#### [Task item]
Look through the data below. Show each line where the string "children" occurs.

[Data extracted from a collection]

# # # # #

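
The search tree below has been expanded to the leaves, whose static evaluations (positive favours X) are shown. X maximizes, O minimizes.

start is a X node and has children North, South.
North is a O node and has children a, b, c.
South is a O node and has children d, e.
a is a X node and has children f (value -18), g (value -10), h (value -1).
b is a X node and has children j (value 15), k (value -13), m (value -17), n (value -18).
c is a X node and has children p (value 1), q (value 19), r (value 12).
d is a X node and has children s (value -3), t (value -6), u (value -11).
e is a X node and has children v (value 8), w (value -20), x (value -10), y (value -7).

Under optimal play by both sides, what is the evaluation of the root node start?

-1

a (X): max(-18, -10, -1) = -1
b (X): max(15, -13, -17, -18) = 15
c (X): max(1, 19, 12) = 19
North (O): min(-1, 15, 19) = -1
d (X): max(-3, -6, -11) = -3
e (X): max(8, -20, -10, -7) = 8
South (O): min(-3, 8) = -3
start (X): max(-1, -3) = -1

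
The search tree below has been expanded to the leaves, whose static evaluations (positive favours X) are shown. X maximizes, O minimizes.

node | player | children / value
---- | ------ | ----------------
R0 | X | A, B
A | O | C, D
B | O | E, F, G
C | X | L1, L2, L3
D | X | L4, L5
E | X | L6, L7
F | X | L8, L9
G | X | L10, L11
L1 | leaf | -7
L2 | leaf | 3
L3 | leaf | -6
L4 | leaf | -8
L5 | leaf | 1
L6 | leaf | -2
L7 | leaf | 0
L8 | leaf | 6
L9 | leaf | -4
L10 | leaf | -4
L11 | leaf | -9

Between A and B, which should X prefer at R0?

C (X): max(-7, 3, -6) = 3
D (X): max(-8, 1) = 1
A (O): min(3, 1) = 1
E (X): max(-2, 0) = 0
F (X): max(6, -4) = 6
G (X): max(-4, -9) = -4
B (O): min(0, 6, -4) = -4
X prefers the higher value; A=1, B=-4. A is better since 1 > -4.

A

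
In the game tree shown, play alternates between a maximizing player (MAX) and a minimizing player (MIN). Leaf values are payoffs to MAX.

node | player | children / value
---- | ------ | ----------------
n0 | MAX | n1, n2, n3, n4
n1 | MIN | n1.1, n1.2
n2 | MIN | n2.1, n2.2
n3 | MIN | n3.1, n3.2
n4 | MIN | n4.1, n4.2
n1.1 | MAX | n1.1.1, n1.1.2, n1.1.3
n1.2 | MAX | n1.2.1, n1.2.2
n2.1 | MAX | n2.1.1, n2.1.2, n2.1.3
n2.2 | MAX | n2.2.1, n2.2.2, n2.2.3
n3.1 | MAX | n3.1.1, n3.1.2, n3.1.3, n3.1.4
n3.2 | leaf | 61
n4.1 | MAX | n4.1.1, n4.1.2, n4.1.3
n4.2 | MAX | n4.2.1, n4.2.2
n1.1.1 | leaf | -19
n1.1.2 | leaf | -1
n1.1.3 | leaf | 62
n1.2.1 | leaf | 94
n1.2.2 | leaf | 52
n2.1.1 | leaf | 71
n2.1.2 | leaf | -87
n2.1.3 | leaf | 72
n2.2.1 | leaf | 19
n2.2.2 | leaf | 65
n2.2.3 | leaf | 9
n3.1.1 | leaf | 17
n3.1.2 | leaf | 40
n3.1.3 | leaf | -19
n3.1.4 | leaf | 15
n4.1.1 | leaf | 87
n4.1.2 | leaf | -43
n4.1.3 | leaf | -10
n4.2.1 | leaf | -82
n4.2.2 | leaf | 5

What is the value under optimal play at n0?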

# # # # #

#### [Exercise result]
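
start is a X node and has children North, South.
North is a O node and has children a, b, c.
South is a O node and has children d, e.
a is a X node and has children f (value -18), g (value -10), h (value -1).
b is a X node and has children j (value 15), k (value -13), m (value -17), n (value -18).
c is a X node and has children p (value 1), q (value 19), r (value 12).
d is a X node and has children s (value -3), t (value -6), u (value -11).
e is a X node and has children v (value 8), w (value -20), x (value -10), y (value -7).
node | player | children / value
node | player | children / value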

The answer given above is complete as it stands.